Top of Exercise data

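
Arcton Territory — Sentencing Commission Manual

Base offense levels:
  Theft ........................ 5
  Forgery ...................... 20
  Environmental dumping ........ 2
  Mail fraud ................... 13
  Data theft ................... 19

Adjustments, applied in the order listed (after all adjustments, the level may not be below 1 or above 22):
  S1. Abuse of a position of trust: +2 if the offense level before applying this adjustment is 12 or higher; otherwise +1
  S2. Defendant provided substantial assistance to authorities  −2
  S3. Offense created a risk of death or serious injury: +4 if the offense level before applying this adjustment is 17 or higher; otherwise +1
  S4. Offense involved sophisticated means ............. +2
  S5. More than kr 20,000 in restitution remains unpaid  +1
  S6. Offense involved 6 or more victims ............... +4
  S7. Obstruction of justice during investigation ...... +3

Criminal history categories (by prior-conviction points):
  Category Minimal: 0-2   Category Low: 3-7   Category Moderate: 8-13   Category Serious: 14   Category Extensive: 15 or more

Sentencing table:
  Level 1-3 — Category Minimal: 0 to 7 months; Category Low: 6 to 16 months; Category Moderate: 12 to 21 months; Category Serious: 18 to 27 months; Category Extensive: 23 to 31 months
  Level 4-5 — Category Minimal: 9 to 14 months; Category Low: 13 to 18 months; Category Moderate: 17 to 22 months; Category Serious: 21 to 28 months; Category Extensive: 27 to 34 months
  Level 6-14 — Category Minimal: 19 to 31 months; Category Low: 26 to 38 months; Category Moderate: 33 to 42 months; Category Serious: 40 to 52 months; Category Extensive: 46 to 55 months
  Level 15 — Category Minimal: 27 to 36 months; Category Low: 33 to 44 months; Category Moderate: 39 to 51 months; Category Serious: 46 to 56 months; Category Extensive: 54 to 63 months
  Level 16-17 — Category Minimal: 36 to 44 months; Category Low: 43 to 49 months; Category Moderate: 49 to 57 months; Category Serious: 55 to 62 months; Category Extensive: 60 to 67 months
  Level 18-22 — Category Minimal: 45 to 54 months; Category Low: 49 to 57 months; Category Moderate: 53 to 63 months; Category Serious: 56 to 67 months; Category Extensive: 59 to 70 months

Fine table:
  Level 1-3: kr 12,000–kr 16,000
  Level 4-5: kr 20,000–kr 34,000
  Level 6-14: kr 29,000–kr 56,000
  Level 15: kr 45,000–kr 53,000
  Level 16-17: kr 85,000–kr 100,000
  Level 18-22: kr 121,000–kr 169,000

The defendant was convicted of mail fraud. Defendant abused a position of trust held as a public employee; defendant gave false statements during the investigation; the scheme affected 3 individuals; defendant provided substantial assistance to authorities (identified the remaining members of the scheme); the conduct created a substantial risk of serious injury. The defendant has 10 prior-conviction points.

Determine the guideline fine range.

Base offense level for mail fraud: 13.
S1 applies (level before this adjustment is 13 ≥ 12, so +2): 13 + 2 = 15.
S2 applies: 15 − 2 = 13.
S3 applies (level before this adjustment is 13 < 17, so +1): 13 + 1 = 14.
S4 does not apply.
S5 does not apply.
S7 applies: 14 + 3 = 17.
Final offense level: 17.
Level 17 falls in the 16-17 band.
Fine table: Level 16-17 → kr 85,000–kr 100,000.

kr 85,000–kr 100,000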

Bottom of Exercise data

Task to carry out:
Please output exactly the lines between the one holding "Level 1-3 —" and the one holding "Level 4-5 —" in the records above, inclusive, and nothing more.

Your response:
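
  Level 1-3 — Category Minimal: 0 to 7 months; Category Low: 6 to 16 months; Category Moderate: 12 to 21 months; Category Serious: 18 to 27 months; Category Extensive: 23 to 31 months
  Level 4-5 — Category Minimal: 9 to 14 months; Category Low: 13 to 18 months; Category Moderate: 17 to 22 months; Category Serious: 21 to 28 months; Category Extensive: 27 to 34 months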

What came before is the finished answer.